• What you should do
In the listing below, identify each line with the word "integer" and return those lines.

• Extracted material
━━━━━━━━━━━━━━━━
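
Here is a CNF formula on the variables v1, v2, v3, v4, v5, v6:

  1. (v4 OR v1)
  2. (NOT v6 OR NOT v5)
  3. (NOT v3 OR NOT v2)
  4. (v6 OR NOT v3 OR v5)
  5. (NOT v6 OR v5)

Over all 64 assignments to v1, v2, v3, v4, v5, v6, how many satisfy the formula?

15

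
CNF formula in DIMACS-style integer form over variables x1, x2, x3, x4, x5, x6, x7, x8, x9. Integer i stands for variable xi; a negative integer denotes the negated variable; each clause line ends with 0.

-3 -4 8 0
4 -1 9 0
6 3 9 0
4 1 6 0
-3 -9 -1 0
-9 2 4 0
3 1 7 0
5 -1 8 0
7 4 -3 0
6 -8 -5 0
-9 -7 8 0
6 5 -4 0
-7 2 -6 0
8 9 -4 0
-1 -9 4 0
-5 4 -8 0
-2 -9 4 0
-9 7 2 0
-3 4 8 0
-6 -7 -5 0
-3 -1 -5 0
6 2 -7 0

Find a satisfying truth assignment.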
━━━━━━━━━━━━━━━━
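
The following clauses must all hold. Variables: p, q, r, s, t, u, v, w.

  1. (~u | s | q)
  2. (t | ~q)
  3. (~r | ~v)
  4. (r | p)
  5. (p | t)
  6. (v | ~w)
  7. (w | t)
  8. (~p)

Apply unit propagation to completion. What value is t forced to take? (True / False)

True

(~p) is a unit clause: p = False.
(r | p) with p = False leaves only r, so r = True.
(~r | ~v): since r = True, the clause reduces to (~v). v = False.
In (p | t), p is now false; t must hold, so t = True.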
━━━━━━━━━━━━━━━━
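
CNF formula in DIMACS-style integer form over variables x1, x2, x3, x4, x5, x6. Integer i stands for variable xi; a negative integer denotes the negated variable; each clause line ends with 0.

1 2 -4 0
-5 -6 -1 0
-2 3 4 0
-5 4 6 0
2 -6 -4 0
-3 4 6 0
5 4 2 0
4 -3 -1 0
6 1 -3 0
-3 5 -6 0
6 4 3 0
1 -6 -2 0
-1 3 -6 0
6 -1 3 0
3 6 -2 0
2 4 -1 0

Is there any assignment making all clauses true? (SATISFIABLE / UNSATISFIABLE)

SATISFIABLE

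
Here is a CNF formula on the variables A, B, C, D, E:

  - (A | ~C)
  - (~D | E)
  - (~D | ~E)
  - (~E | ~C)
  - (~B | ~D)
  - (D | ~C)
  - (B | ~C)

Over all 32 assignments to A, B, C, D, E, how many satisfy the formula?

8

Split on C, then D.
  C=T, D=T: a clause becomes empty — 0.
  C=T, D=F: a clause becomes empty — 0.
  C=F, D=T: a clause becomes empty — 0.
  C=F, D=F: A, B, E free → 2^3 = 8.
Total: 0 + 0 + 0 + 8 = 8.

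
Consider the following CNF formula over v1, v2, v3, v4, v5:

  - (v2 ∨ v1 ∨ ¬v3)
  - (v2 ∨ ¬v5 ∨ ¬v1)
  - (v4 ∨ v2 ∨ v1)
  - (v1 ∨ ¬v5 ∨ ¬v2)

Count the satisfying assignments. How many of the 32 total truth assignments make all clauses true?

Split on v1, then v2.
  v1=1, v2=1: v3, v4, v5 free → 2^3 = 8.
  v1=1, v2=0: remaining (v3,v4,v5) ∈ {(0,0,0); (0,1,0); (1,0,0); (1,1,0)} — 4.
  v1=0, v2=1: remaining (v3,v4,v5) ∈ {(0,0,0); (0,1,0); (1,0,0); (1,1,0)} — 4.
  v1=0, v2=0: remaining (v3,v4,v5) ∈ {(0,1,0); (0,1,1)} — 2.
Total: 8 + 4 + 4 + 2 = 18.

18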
━━━━━━━━━━━━━━━━
• Exercise solution
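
CNF formula in DIMACS-style integer form over variables x1, x2, x3, x4, x5, x6, x7, x8, x9. Integer i stands for variable xi; a negative integer denotes the negated variable; each clause line ends with 0.
CNF formula in DIMACS-style integer form over variables x1, x2, x3, x4, x5, x6. Integer i stands for variable xi; a negative integer denotes the negated variable; each clause line ends with 0.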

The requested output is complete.